* _EXERCISE_:
Check every line below for the word "What" and show those that hold it.

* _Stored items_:
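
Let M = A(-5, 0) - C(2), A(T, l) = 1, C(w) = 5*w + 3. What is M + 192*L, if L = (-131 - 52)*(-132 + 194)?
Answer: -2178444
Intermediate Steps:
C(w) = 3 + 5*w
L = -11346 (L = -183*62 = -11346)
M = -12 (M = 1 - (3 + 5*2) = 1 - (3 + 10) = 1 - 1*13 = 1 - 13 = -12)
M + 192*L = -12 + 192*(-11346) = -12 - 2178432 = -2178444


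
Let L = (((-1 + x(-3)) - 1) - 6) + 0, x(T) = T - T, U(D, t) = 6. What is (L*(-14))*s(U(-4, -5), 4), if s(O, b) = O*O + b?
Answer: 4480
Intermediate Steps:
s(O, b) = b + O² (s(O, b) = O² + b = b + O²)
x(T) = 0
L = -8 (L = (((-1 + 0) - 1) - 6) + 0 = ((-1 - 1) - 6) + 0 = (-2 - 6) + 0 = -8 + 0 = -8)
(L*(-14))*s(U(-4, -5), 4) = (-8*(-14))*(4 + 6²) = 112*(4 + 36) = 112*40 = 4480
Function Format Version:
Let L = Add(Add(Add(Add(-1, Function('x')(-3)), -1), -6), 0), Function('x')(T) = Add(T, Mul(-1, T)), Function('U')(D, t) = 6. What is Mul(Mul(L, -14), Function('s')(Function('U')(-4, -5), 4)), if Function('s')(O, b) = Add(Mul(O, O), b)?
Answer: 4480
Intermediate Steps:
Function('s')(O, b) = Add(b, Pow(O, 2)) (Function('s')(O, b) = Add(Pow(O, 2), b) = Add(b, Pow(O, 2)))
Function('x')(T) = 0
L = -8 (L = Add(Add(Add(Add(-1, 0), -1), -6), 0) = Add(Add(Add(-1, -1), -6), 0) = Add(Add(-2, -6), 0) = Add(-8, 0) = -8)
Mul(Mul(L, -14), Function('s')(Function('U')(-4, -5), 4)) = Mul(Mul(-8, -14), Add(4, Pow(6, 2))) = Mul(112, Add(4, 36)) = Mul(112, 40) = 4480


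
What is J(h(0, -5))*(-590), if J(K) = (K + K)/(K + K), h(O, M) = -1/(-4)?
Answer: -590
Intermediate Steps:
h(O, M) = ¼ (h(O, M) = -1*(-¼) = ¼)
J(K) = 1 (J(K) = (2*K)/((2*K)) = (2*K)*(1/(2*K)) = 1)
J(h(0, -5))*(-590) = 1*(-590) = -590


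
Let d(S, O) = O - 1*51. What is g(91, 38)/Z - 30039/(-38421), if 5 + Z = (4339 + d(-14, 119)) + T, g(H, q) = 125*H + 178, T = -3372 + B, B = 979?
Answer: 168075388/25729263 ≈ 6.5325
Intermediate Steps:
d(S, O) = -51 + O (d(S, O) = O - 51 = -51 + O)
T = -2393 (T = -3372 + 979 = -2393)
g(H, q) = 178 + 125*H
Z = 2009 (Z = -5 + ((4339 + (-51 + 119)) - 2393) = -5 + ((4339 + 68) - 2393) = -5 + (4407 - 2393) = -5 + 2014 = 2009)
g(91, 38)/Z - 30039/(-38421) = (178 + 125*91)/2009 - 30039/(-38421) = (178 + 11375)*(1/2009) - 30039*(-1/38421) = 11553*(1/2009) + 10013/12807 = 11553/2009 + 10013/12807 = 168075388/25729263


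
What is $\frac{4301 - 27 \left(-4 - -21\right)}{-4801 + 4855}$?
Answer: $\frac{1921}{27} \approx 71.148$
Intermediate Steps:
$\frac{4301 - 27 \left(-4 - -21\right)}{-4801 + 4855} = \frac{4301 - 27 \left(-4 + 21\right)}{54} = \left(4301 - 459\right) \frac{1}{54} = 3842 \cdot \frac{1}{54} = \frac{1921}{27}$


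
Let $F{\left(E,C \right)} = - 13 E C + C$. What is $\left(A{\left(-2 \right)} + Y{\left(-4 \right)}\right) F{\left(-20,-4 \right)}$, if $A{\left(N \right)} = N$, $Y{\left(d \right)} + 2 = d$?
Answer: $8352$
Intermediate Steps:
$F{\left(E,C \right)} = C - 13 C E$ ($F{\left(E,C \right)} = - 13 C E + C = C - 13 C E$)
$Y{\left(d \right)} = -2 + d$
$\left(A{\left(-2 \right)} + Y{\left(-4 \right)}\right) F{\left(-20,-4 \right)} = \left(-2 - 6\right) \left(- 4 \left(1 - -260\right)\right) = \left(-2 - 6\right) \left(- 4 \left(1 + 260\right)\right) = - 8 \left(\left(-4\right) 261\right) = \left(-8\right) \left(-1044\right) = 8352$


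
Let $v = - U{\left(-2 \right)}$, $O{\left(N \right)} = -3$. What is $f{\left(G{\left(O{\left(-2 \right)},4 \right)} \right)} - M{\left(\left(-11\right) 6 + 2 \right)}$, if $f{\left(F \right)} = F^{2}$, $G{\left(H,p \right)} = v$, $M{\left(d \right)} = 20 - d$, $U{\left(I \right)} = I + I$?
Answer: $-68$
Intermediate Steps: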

* _THE ANSWER_:
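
Let M = A(-5, 0) - C(2), A(T, l) = 1, C(w) = 5*w + 3. What is M + 192*L, if L = (-131 - 52)*(-132 + 194)?
Let L = (((-1 + x(-3)) - 1) - 6) + 0, x(T) = T - T, U(D, t) = 6. What is (L*(-14))*s(U(-4, -5), 4), if s(O, b) = O*O + b?
Let L = Add(Add(Add(Add(-1, Function('x')(-3)), -1), -6), 0), Function('x')(T) = Add(T, Mul(-1, T)), Function('U')(D, t) = 6. What is Mul(Mul(L, -14), Function('s')(Function('U')(-4, -5), 4)), if Function('s')(O, b) = Add(Mul(O, O), b)?
What is J(h(0, -5))*(-590), if J(K) = (K + K)/(K + K), h(O, M) = -1/(-4)?
Let d(S, O) = O - 1*51. What is g(91, 38)/Z - 30039/(-38421), if 5 + Z = (4339 + d(-14, 119)) + T, g(H, q) = 125*H + 178, T = -3372 + B, B = 979?
What is $\frac{4301 - 27 \left(-4 - -21\right)}{-4801 + 4855}$?
Let $F{\left(E,C \right)} = - 13 E C + C$. What is $\left(A{\left(-2 \right)} + Y{\left(-4 \right)}\right) F{\left(-20,-4 \right)}$, if $A{\left(N \right)} = N$, $Y{\left(d \right)} + 2 = d$?
Let $v = - U{\left(-2 \right)}$, $O{\left(N \right)} = -3$. What is $f{\left(G{\left(O{\left(-2 \right)},4 \right)} \right)} - M{\left(\left(-11\right) 6 + 2 \right)}$, if $f{\left(F \right)} = F^{2}$, $G{\left(H,p \right)} = v$, $M{\left(d \right)} = 20 - d$, $U{\left(I \right)} = I + I$?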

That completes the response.